#### What you have to do:
Output, word for word, the lines of this listing that fall between the line with "gamma = 0.108" and the line with "Initial particles (equal", counting both of those lines, and no others.

#### Entries provided:
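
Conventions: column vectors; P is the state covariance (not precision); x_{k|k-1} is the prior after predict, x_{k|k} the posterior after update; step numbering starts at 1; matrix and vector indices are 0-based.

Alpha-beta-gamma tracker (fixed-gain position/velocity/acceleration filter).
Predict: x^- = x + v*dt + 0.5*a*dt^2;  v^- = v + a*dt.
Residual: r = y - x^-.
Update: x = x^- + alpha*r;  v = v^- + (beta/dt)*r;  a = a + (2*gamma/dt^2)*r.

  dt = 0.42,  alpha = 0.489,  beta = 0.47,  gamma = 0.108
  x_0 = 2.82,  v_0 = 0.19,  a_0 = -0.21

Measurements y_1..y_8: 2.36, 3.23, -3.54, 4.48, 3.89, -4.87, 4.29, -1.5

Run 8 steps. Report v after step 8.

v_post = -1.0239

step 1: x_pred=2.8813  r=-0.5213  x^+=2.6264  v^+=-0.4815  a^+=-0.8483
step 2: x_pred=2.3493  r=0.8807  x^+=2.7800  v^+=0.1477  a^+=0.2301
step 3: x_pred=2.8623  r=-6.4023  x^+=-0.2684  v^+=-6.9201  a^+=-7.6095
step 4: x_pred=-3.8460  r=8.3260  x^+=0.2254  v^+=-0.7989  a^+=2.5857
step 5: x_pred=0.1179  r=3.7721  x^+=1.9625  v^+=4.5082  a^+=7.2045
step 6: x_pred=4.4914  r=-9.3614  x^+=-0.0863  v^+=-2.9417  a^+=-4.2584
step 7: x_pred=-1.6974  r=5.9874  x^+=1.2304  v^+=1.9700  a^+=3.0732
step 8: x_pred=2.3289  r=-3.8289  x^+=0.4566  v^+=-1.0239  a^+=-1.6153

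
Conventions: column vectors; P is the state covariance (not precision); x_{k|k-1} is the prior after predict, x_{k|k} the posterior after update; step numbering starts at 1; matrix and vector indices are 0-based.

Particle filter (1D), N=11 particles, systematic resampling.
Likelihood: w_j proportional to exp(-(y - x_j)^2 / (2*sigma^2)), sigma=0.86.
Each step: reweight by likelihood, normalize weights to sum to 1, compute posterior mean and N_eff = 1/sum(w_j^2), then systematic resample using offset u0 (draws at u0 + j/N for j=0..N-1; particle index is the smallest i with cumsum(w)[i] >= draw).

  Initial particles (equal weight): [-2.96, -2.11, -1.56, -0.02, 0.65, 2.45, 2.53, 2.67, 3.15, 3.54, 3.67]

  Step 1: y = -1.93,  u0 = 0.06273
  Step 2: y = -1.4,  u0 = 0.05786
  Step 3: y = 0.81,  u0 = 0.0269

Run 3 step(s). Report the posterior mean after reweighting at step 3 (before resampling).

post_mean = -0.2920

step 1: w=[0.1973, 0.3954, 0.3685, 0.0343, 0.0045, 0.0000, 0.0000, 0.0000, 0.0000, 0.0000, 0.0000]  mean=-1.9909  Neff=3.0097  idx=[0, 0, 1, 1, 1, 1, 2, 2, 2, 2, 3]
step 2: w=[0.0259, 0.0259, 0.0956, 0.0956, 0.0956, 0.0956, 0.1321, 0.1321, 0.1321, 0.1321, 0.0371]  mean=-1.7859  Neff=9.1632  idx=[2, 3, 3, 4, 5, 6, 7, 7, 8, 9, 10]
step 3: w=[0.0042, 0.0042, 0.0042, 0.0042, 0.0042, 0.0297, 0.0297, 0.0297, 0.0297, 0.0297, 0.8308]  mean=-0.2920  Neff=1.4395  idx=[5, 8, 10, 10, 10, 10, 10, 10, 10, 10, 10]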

#### Result for this task:
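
  dt = 0.42,  alpha = 0.489,  beta = 0.47,  gamma = 0.108
  x_0 = 2.82,  v_0 = 0.19,  a_0 = -0.21

Measurements y_1..y_8: 2.36, 3.23, -3.54, 4.48, 3.89, -4.87, 4.29, -1.5

Run 8 steps. Report v after step 8.

v_post = -1.0239

step 1: x_pred=2.8813  r=-0.5213  x^+=2.6264  v^+=-0.4815  a^+=-0.8483
step 2: x_pred=2.3493  r=0.8807  x^+=2.7800  v^+=0.1477  a^+=0.2301
step 3: x_pred=2.8623  r=-6.4023  x^+=-0.2684  v^+=-6.9201  a^+=-7.6095
step 4: x_pred=-3.8460  r=8.3260  x^+=0.2254  v^+=-0.7989  a^+=2.5857
step 5: x_pred=0.1179  r=3.7721  x^+=1.9625  v^+=4.5082  a^+=7.2045
step 6: x_pred=4.4914  r=-9.3614  x^+=-0.0863  v^+=-2.9417  a^+=-4.2584
step 7: x_pred=-1.6974  r=5.9874  x^+=1.2304  v^+=1.9700  a^+=3.0732
step 8: x_pred=2.3289  r=-3.8289  x^+=0.4566  v^+=-1.0239  a^+=-1.6153

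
Conventions: column vectors; P is the state covariance (not precision); x_{k|k-1} is the prior after predict, x_{k|k} the posterior after update; step numbering starts at 1; matrix and vector indices are 0-based.

Particle filter (1D), N=11 particles, systematic resampling.
Likelihood: w_j proportional to exp(-(y - x_j)^2 / (2*sigma^2)), sigma=0.86.
Each step: reweight by likelihood, normalize weights to sum to 1, compute posterior mean and N_eff = 1/sum(w_j^2), then systematic resample using offset u0 (draws at u0 + j/N for j=0..N-1; particle index is the smallest i with cumsum(w)[i] >= draw).

  Initial particles (equal weight): [-2.96, -2.11, -1.56, -0.02, 0.65, 2.45, 2.53, 2.67, 3.15, 3.54, 3.67]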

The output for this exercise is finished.